* WHAT THE EXERCISE ASKS
The answer must consist of every record below, transcribed exactly.

Top of GIVEN INFORMATION

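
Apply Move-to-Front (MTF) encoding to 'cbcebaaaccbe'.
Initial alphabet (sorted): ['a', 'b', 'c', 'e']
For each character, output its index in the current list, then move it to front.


MTF encoding:
'c': index 2 in ['a', 'b', 'c', 'e'] -> ['c', 'a', 'b', 'e']
'b': index 2 in ['c', 'a', 'b', 'e'] -> ['b', 'c', 'a', 'e']
'c': index 1 in ['b', 'c', 'a', 'e'] -> ['c', 'b', 'a', 'e']
'e': index 3 in ['c', 'b', 'a', 'e'] -> ['e', 'c', 'b', 'a']
'b': index 2 in ['e', 'c', 'b', 'a'] -> ['b', 'e', 'c', 'a']
'a': index 3 in ['b', 'e', 'c', 'a'] -> ['a', 'b', 'e', 'c']
'a': index 0 in ['a', 'b', 'e', 'c'] -> ['a', 'b', 'e', 'c']
'a': index 0 in ['a', 'b', 'e', 'c'] -> ['a', 'b', 'e', 'c']
'c': index 3 in ['a', 'b', 'e', 'c'] -> ['c', 'a', 'b', 'e']
'c': index 0 in ['c', 'a', 'b', 'e'] -> ['c', 'a', 'b', 'e']
'b': index 2 in ['c', 'a', 'b', 'e'] -> ['b', 'c', 'a', 'e']
'e': index 3 in ['b', 'c', 'a', 'e'] -> ['e', 'b', 'c', 'a']


Output: [2, 2, 1, 3, 2, 3, 0, 0, 3, 0, 2, 3]


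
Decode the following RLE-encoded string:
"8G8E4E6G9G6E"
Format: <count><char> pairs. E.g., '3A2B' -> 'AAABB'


Expanding each <count><char> pair:
  8G -> 'GGGGGGGG'
  8E -> 'EEEEEEEE'
  4E -> 'EEEE'
  6G -> 'GGGGGG'
  9G -> 'GGGGGGGGG'
  6E -> 'EEEEEE'

Decoded = GGGGGGGGEEEEEEEEEEEEGGGGGGGGGGGGGGGEEEEEE


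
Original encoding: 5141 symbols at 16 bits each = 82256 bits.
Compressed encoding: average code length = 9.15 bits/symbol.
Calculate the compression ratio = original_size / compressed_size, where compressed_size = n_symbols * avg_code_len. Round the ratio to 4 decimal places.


original_size = n_symbols * orig_bits = 5141 * 16 = 82256 bits
compressed_size = n_symbols * avg_code_len = 5141 * 9.15 = 47040.15 bits
ratio = original_size / compressed_size = 82256 / 47040.15 = 1.7486

Compression ratio = 1.7486


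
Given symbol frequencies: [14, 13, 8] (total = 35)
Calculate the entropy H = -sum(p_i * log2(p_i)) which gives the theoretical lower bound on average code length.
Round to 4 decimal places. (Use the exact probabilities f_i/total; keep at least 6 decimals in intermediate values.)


Per-symbol terms -p_i * log2(p_i) with p_i = f_i/35:
  p = 14/35 = 0.400000: log2(p) = -1.321928, -p*log2(p) = 0.528771
  p = 13/35 = 0.371429: log2(p) = -1.428843, -p*log2(p) = 0.530713
  p = 8/35 = 0.228571: log2(p) = -2.129283, -p*log2(p) = 0.486693
H = 0.528771 + 0.530713 + 0.486693 = 1.546177

H = 1.5462 bits/symbol


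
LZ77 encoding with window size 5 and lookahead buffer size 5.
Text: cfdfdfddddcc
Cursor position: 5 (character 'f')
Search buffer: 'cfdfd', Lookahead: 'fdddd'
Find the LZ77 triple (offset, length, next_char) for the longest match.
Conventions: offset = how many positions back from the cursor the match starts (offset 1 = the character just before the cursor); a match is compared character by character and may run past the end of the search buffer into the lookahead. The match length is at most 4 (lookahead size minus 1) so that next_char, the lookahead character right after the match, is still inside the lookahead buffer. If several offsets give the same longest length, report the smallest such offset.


Try each offset into the search buffer:
  offset=1 (pos 4, char 'd'): match length 0
  offset=2 (pos 3, char 'f'): match length 2
  offset=3 (pos 2, char 'd'): match length 0
  offset=4 (pos 1, char 'f'): match length 2
  offset=5 (pos 0, char 'c'): match length 0
Longest match has length 2, found at offsets 2, 4; take the smallest, offset 2.
next_char = character at position 5 + 2 = 7 -> 'd'

Best match: offset=2, length=2 (matching 'fd' starting at position 3)
LZ77 triple: (2, 2, 'd')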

Bottom of GIVEN INFORMATION

* ANSWER TO THE PROBLEM
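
Apply Move-to-Front (MTF) encoding to 'cbcebaaaccbe'.
Initial alphabet (sorted): ['a', 'b', 'c', 'e']
For each character, output its index in the current list, then move it to front.


MTF encoding:
'c': index 2 in ['a', 'b', 'c', 'e'] -> ['c', 'a', 'b', 'e']
'b': index 2 in ['c', 'a', 'b', 'e'] -> ['b', 'c', 'a', 'e']
'c': index 1 in ['b', 'c', 'a', 'e'] -> ['c', 'b', 'a', 'e']
'e': index 3 in ['c', 'b', 'a', 'e'] -> ['e', 'c', 'b', 'a']
'b': index 2 in ['e', 'c', 'b', 'a'] -> ['b', 'e', 'c', 'a']
'a': index 3 in ['b', 'e', 'c', 'a'] -> ['a', 'b', 'e', 'c']
'a': index 0 in ['a', 'b', 'e', 'c'] -> ['a', 'b', 'e', 'c']
'a': index 0 in ['a', 'b', 'e', 'c'] -> ['a', 'b', 'e', 'c']
'c': index 3 in ['a', 'b', 'e', 'c'] -> ['c', 'a', 'b', 'e']
'c': index 0 in ['c', 'a', 'b', 'e'] -> ['c', 'a', 'b', 'e']
'b': index 2 in ['c', 'a', 'b', 'e'] -> ['b', 'c', 'a', 'e']
'e': index 3 in ['b', 'c', 'a', 'e'] -> ['e', 'b', 'c', 'a']


Output: [2, 2, 1, 3, 2, 3, 0, 0, 3, 0, 2, 3]


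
Decode the following RLE-encoded string:
"8G8E4E6G9G6E"
Format: <count><char> pairs. E.g., '3A2B' -> 'AAABB'


Expanding each <count><char> pair:
  8G -> 'GGGGGGGG'
  8E -> 'EEEEEEEE'
  4E -> 'EEEE'
  6G -> 'GGGGGG'
  9G -> 'GGGGGGGGG'
  6E -> 'EEEEEE'

Decoded = GGGGGGGGEEEEEEEEEEEEGGGGGGGGGGGGGGGEEEEEE


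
Original encoding: 5141 symbols at 16 bits each = 82256 bits.
Compressed encoding: average code length = 9.15 bits/symbol.
Calculate the compression ratio = original_size / compressed_size, where compressed_size = n_symbols * avg_code_len. Round the ratio to 4 decimal places.


original_size = n_symbols * orig_bits = 5141 * 16 = 82256 bits
compressed_size = n_symbols * avg_code_len = 5141 * 9.15 = 47040.15 bits
ratio = original_size / compressed_size = 82256 / 47040.15 = 1.7486

Compression ratio = 1.7486


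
Given symbol frequencies: [14, 13, 8] (total = 35)
Calculate the entropy H = -sum(p_i * log2(p_i)) which gives the theoretical lower bound on average code length.
Round to 4 decimal places. (Use the exact probabilities f_i/total; keep at least 6 decimals in intermediate values.)


Per-symbol terms -p_i * log2(p_i) with p_i = f_i/35:
  p = 14/35 = 0.400000: log2(p) = -1.321928, -p*log2(p) = 0.528771
  p = 13/35 = 0.371429: log2(p) = -1.428843, -p*log2(p) = 0.530713
  p = 8/35 = 0.228571: log2(p) = -2.129283, -p*log2(p) = 0.486693
H = 0.528771 + 0.530713 + 0.486693 = 1.546177

H = 1.5462 bits/symbol


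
LZ77 encoding with window size 5 and lookahead buffer size 5.
Text: cfdfdfddddcc
Cursor position: 5 (character 'f')
Search buffer: 'cfdfd', Lookahead: 'fdddd'
Find the LZ77 triple (offset, length, next_char) for the longest match.
Conventions: offset = how many positions back from the cursor the match starts (offset 1 = the character just before the cursor); a match is compared character by character and may run past the end of the search buffer into the lookahead. The match length is at most 4 (lookahead size minus 1) so that next_char, the lookahead character right after the match, is still inside the lookahead buffer. If several offsets give the same longest length, report the smallest such offset.


Try each offset into the search buffer:
  offset=1 (pos 4, char 'd'): match length 0
  offset=2 (pos 3, char 'f'): match length 2
  offset=3 (pos 2, char 'd'): match length 0
  offset=4 (pos 1, char 'f'): match length 2
  offset=5 (pos 0, char 'c'): match length 0
Longest match has length 2, found at offsets 2, 4; take the smallest, offset 2.
next_char = character at position 5 + 2 = 7 -> 'd'

Best match: offset=2, length=2 (matching 'fd' starting at position 3)
LZ77 triple: (2, 2, 'd')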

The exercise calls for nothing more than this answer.